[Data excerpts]
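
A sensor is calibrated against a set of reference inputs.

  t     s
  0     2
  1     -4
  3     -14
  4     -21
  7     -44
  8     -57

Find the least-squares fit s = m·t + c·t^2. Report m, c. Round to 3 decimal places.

Setting ∂/∂m … = 0 gives: 139·m + 947·c = -894;  947·m + 6835·c = -6270.
Δ = 139·6835 − 947² = 53256.
m = ((-894)·6835 − 947·(-6270))/53256 = -7200/2219; c = (139·(-6270) − 947·(-894))/53256 = -1038/2219.

m = -3.245, c = -0.468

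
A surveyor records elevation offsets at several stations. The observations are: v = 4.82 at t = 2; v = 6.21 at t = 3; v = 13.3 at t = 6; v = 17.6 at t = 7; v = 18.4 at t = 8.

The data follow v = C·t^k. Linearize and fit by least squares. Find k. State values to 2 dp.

k = 1.02

Let Y = ln v. Fitting Y = k·ln t + ln C by least squares:
Sums: Σln t = 7.6089, Σ(ln t)² = 13.0084, Σln v = 11.7669, Σln t·ln v = 19.3698.
Normal system: [[13.0084, 7.6089]; [7.6089, 5]]·[k, ln C]ᵀ = [19.3698, 11.7669]ᵀ.
Δ = 13.0084·5 − (7.6089)² = 7.1473; k = (19.3698·5 − 7.6089·11.7669)/7.1473 = 1.02357, ln C = (13.0084·11.7669 − 7.6089·19.3698)/7.1473 = 0.79575.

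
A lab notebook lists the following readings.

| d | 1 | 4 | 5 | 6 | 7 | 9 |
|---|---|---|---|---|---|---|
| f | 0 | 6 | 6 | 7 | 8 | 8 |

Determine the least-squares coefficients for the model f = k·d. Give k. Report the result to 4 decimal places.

k = 1.0769

The normal system MᵀM·[k]ᵀ = Mᵀf is [[208]]·[k]ᵀ = [224]ᵀ.
Hence k = 224 / 208 ≈ 1.07692.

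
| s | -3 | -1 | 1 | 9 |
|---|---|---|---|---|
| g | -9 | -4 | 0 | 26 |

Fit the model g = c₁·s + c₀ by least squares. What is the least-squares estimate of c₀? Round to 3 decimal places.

The normal system MᵀM·[c₁, c₀]ᵀ = Mᵀg is [[92, 6]; [6, 4]]·[c₁, c₀]ᵀ = [265, 13]ᵀ.
det = 92·4 − 6² = 332.
c₁ = (265·4 − 6·13)/332 = 491/166; c₀ = (92·13 − 6·265)/332 = -197/166.

c₀ = -1.187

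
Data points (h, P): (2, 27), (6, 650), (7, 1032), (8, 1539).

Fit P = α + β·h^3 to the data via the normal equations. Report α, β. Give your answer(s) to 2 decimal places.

α = 2.64, β = 3.00

From the data, Σ1 = 4, Σh^3 = 1079, Σh^3·h^3 = 426513.
And ΣP = 3248, Σh^3·P = 1282560.
det = 4·426513 − 1079² = 541811.
α = (3248·426513 − 1079·1282560)/541811 = 1431984/541811; β = (4·1282560 − 1079·3248)/541811 = 1625648/541811.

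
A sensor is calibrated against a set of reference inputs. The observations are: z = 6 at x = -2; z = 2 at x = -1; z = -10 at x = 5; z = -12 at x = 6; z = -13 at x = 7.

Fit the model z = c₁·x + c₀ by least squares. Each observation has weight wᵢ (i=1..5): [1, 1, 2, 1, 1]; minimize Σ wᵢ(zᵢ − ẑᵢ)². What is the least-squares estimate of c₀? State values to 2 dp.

The normal system AᵀWA·[c₁, c₀]ᵀ = AᵀWz is [[140, 20]; [20, 6]]·[c₁, c₀]ᵀ = [-277, -37]ᵀ.
Determinant 140·6 − 20² = 440.
c₁ = ((-277)·6 − 20·(-37))/440 = -461/220; c₀ = (140·(-37) − 20·(-277))/440 = 9/11.

c₀ = 0.82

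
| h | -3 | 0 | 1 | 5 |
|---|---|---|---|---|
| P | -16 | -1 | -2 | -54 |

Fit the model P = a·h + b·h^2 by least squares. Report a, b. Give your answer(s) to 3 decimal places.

The normal equations are: 35·a + 99·b = -224;  99·a + 707·b = -1496.
det = 35·707 − 99² = 14944.
a = ((-224)·707 − 99·(-1496))/14944 = -1283/1868; b = (35·(-1496) − 99·(-224))/14944 = -3773/1868.

a = -0.687, b = -2.020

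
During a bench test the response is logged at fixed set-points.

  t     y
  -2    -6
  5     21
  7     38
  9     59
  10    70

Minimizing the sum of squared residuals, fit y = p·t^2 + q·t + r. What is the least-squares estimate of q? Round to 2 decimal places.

q = 2.41

Compute the Gram sums: Σt^2·t^2 = 19603, Σt^2·t = 2189, Σt^2 = 259, Σt·t = 259, Σt = 29, Σ1 = 5.
Right-hand side: Σt^2·y = 14142, Σt·y = 1614, Σy = 182.
So MᵀM·[p, q, r]ᵀ = Mᵀy: [[19603, 2189, 259]; [2189, 259, 29]; [259, 29, 5]]·[p, q, r]ᵀ = [14142, 1614, 182]ᵀ.
Row-reducing yields p = 9283/18764, q = 45179/18764, r = -14972/4691.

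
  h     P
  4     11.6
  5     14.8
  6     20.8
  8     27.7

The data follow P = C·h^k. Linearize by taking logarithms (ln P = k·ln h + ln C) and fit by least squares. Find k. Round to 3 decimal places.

k = 1.293

Linearized form: ln P = k·ln h + ln C. From the 4 transformed points,
Σln h = 6.8669, Σ(ln h)² = 12.0466, Σln P = 11.5020, Σln h·ln P = 20.0793.
Equations: 12.0466·k + 6.8669·ln C = 20.0793;  6.8669·k + 4·ln C = 11.5020.
Slope k = (n·Σln h·ln P − Σln h·Σln P)/(n·Σ(ln h)² − (Σln h)²) = (4·20.0793 − 6.8669·11.5020)/1.0316 = 1.29274; ln C = (Σln P − k·Σln h)/n = 0.65621.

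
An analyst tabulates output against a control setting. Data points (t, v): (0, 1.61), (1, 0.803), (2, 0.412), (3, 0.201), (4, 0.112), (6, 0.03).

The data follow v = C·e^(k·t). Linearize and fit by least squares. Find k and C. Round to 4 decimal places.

Let Y = ln v. Fitting Y = k·t + ln C by least squares:
Σt = 16.0000, Σ(t)² = 66.0000, Σln v = -7.9302, Σt·ln v = -36.6026.
Equations: 66.0000·k + 16.0000·ln C = -36.6026;  16.0000·k + 6·ln C = -7.9302.
Δ = 66.0000·6 − (16.0000)² = 140.0000; k = (-36.6026·6 − 16.0000·-7.9302)/140.0000 = -0.66238, ln C = (66.0000·-7.9302 − 16.0000·-36.6026)/140.0000 = 0.44465, so C = exp(0.44465) = 1.55994.

k = -0.6624, C = 1.5599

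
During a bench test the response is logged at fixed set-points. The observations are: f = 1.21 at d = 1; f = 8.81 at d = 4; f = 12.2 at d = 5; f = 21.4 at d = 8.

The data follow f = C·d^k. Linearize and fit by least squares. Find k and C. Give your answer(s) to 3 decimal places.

k = 1.397, C = 1.234

With ln fᵢ as the transformed response and ln dᵢ as the regressor:
Over the data: Σln d = 5.0752, Σ(ln d)² = 8.8362, Σln f = 7.9313, Σln d·ln f = 13.4125.
Normal system: [[8.8362, 5.0752]; [5.0752, 4]]·[k, ln C]ᵀ = [13.4125, 7.9313]ᵀ.
Δ = 8.8362·4 − (5.0752)² = 9.5873; k = (13.4125·4 − 5.0752·7.9313)/9.5873 = 1.39736, ln C = (8.8362·7.9313 − 5.0752·13.4125)/9.5873 = 0.20987, so C = exp(0.20987) = 1.23352.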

What needs to be done: Go through the records above. Copy each line in which the string "reference" appears.

Output:
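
A sensor is calibrated against a set of reference inputs.
A sensor is calibrated against a set of reference inputs. The observations are: z = 6 at x = -2; z = 2 at x = -1; z = -10 at x = 5; z = -12 at x = 6; z = -13 at x = 7.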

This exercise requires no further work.